*WHAT IS BEING ASKED:*
Every line of the data is to be reproduced exactly.
--- DATA EXTRACT Enclosed Below ---
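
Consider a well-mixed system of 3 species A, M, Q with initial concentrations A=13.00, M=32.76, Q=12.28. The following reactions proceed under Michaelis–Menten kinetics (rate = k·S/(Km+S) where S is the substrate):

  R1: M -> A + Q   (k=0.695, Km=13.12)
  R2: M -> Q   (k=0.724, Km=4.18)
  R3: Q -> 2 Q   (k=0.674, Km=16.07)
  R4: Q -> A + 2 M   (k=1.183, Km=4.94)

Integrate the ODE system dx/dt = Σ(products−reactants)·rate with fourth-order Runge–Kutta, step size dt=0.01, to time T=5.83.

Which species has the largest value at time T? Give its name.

Dominant species at T: M

RK4 with dt=0.01: 583 steps to T=5.83. Trajectory (selected grid times):
t=0.00: A=13.00 M=32.76 Q=12.28
t=0.65: A=13.87 M=33.12 Q=12.66
t=1.30: A=14.75 M=33.49 Q=13.04
t=1.94: A=15.62 M=33.86 Q=13.42
t=2.59: A=16.51 M=34.24 Q=13.80
t=3.24: A=17.41 M=34.63 Q=14.18
t=3.89: A=18.31 M=35.03 Q=14.57
t=4.53: A=19.20 M=35.43 Q=14.94
t=5.18: A=20.11 M=35.83 Q=15.33
t=5.83: A=21.03 M=36.25 Q=15.71
At T=5.83: A=21.03 M=36.25 Q=15.71; the largest is M.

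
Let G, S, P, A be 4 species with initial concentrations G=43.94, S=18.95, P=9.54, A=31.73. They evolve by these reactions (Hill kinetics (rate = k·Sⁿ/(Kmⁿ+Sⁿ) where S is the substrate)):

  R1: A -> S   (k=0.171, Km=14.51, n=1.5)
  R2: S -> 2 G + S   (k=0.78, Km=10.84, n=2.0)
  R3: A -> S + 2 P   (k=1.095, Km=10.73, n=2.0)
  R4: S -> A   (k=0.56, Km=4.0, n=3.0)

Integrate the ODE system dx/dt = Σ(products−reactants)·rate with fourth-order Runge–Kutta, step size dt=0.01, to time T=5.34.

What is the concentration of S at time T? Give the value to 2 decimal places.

RK4 with dt=0.01: 534 steps to T=5.34. Trajectory (selected grid times):
t=0.00: G=43.94 S=18.95 P=9.54 A=31.73
t=0.59: G=44.64 S=19.28 P=10.70 A=31.40
t=1.19: G=45.35 S=19.61 P=11.87 A=31.07
t=1.78: G=46.06 S=19.94 P=13.03 A=30.74
t=2.37: G=46.77 S=20.26 P=14.18 A=30.42
t=2.97: G=47.50 S=20.59 P=15.34 A=30.09
t=3.56: G=48.22 S=20.91 P=16.49 A=29.77
t=4.15: G=48.95 S=21.22 P=17.63 A=29.46
t=4.75: G=49.70 S=21.55 P=18.79 A=29.13
t=5.34: G=50.43 S=21.86 P=19.93 A=28.82
Read off S at T=5.34: 21.86

S at T = 21.86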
--- End of Enclosed DATA EXTRACT ---
*RESULT OF THE TASK:*
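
Consider a well-mixed system of 3 species A, M, Q with initial concentrations A=13.00, M=32.76, Q=12.28. The following reactions proceed under Michaelis–Menten kinetics (rate = k·S/(Km+S) where S is the substrate):

  R1: M -> A + Q   (k=0.695, Km=13.12)
  R2: M -> Q   (k=0.724, Km=4.18)
  R3: Q -> 2 Q   (k=0.674, Km=16.07)
  R4: Q -> A + 2 M   (k=1.183, Km=4.94)

Integrate the ODE system dx/dt = Σ(products−reactants)·rate with fourth-order Runge–Kutta, step size dt=0.01, to time T=5.83.

Which species has the largest value at time T? Give its name.

Dominant species at T: M

RK4 with dt=0.01: 583 steps to T=5.83. Trajectory (selected grid times):
t=0.00: A=13.00 M=32.76 Q=12.28
t=0.65: A=13.87 M=33.12 Q=12.66
t=1.30: A=14.75 M=33.49 Q=13.04
t=1.94: A=15.62 M=33.86 Q=13.42
t=2.59: A=16.51 M=34.24 Q=13.80
t=3.24: A=17.41 M=34.63 Q=14.18
t=3.89: A=18.31 M=35.03 Q=14.57
t=4.53: A=19.20 M=35.43 Q=14.94
t=5.18: A=20.11 M=35.83 Q=15.33
t=5.83: A=21.03 M=36.25 Q=15.71
At T=5.83: A=21.03 M=36.25 Q=15.71; the largest is M.

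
Let G, S, P, A be 4 species with initial concentrations G=43.94, S=18.95, P=9.54, A=31.73. They evolve by these reactions (Hill kinetics (rate = k·Sⁿ/(Kmⁿ+Sⁿ) where S is the substrate)):

  R1: A -> S   (k=0.171, Km=14.51, n=1.5)
  R2: S -> 2 G + S   (k=0.78, Km=10.84, n=2.0)
  R3: A -> S + 2 P   (k=1.095, Km=10.73, n=2.0)
  R4: S -> A   (k=0.56, Km=4.0, n=3.0)

Integrate the ODE system dx/dt = Σ(products−reactants)·rate with fourth-order Runge–Kutta, step size dt=0.01, to time T=5.34.

What is the concentration of S at time T? Give the value to 2 decimal places.

RK4 with dt=0.01: 534 steps to T=5.34. Trajectory (selected grid times):
t=0.00: G=43.94 S=18.95 P=9.54 A=31.73
t=0.59: G=44.64 S=19.28 P=10.70 A=31.40
t=1.19: G=45.35 S=19.61 P=11.87 A=31.07
t=1.78: G=46.06 S=19.94 P=13.03 A=30.74
t=2.37: G=46.77 S=20.26 P=14.18 A=30.42
t=2.97: G=47.50 S=20.59 P=15.34 A=30.09
t=3.56: G=48.22 S=20.91 P=16.49 A=29.77
t=4.15: G=48.95 S=21.22 P=17.63 A=29.46
t=4.75: G=49.70 S=21.55 P=18.79 A=29.13
t=5.34: G=50.43 S=21.86 P=19.93 A=28.82
Read off S at T=5.34: 21.86

S at T = 21.86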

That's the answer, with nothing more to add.